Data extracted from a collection
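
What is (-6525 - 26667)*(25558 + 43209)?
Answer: -2282514264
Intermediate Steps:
(-6525 - 26667)*(25558 + 43209) = -33192*68767 = -2282514264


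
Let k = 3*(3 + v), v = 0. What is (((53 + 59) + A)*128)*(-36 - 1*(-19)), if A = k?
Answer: -263296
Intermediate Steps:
k = 9 (k = 3*(3 + 0) = 3*3 = 9)
A = 9
(((53 + 59) + A)*128)*(-36 - 1*(-19)) = (((53 + 59) + 9)*128)*(-36 - 1*(-19)) = ((112 + 9)*128)*(-36 + 19) = (121*128)*(-17) = 15488*(-17) = -263296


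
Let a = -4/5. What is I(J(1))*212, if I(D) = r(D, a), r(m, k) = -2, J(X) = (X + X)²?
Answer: -424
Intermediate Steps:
a = -⅘ (a = -4*⅕ = -⅘ ≈ -0.80000)
J(X) = 4*X² (J(X) = (2*X)² = 4*X²)
I(D) = -2
I(J(1))*212 = -2*212 = -424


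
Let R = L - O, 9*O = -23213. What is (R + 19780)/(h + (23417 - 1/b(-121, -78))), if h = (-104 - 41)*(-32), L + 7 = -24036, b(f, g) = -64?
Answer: -969856/16160841 ≈ -0.060013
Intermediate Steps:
O = -23213/9 (O = (1/9)*(-23213) = -23213/9 ≈ -2579.2)
L = -24043 (L = -7 - 24036 = -24043)
h = 4640 (h = -145*(-32) = 4640)
R = -193174/9 (R = -24043 - 1*(-23213/9) = -24043 + 23213/9 = -193174/9 ≈ -21464.)
(R + 19780)/(h + (23417 - 1/b(-121, -78))) = (-193174/9 + 19780)/(4640 + (23417 - 1/(-64))) = -15154/(9*(4640 + (23417 - 1*(-1/64)))) = -15154/(9*(4640 + (23417 + 1/64))) = -15154/(9*(4640 + 1498689/64)) = -15154/(9*1795649/64) = -15154/9*64/1795649 = -969856/16160841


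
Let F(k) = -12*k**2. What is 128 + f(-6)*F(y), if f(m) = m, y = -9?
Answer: 5960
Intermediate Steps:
128 + f(-6)*F(y) = 128 - (-72)*(-9)**2 = 128 - (-72)*81 = 128 - 6*(-972) = 128 + 5832 = 5960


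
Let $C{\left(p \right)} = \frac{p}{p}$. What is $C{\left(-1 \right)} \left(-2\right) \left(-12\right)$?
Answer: $24$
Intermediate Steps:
$C{\left(p \right)} = 1$
$C{\left(-1 \right)} \left(-2\right) \left(-12\right) = 1 \left(-2\right) \left(-12\right) = \left(-2\right) \left(-12\right) = 24$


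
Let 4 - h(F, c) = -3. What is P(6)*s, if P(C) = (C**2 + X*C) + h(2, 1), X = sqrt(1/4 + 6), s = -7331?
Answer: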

__EXERCISE OBJECTIVE__. If a line of the records includes the string "What", copy it out.

__EXERCISE SOLUTION__.
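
What is (-6525 - 26667)*(25558 + 43209)?
Let k = 3*(3 + v), v = 0. What is (((53 + 59) + A)*128)*(-36 - 1*(-19)), if A = k?
Let a = -4/5. What is I(J(1))*212, if I(D) = r(D, a), r(m, k) = -2, J(X) = (X + X)²?
Let R = L - O, 9*O = -23213. What is (R + 19780)/(h + (23417 - 1/b(-121, -78))), if h = (-104 - 41)*(-32), L + 7 = -24036, b(f, g) = -64?
Let F(k) = -12*k**2. What is 128 + f(-6)*F(y), if f(m) = m, y = -9?
Let $C{\left(p \right)} = \frac{p}{p}$. What is $C{\left(-1 \right)} \left(-2\right) \left(-12\right)$?
Let 4 - h(F, c) = -3. What is P(6)*s, if P(C) = (C**2 + X*C) + h(2, 1), X = sqrt(1/4 + 6), s = -7331?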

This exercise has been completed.